### PROBLEM
Go through the listing and return every line with "Carmen" in it.

########################################

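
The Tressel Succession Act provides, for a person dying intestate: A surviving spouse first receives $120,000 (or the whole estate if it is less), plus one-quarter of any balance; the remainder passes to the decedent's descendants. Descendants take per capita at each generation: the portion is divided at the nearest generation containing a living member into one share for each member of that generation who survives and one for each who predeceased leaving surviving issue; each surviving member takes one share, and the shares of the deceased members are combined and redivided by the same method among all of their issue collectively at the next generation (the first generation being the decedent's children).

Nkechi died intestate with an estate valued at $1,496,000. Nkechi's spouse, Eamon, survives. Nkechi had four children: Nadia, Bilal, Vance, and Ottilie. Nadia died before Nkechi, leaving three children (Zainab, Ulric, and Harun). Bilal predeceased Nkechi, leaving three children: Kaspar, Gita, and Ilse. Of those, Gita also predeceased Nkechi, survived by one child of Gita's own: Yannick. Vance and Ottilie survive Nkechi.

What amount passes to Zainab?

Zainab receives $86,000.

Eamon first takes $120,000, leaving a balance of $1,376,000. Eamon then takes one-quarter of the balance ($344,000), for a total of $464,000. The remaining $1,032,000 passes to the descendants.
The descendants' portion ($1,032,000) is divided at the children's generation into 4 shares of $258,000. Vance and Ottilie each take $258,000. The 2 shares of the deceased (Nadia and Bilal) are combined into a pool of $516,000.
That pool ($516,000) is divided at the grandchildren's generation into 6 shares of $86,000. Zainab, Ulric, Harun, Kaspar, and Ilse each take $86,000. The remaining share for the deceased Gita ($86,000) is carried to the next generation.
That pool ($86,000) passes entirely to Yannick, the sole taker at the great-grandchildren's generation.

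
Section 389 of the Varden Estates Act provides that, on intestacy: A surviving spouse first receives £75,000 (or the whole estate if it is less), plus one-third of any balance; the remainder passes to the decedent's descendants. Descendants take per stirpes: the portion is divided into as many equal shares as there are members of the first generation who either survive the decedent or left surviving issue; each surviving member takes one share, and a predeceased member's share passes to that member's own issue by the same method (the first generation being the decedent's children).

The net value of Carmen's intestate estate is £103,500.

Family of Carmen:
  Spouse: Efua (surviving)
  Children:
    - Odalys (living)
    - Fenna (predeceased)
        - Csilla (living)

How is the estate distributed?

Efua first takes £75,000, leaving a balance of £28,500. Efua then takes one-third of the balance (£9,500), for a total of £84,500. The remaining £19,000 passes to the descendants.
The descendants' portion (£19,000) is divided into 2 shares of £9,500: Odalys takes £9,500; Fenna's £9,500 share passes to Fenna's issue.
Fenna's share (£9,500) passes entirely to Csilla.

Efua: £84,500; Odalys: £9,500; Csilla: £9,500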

########################################

### RESULT FOR THIS TASK
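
The net value of Carmen's intestate estate is £103,500.
Family of Carmen: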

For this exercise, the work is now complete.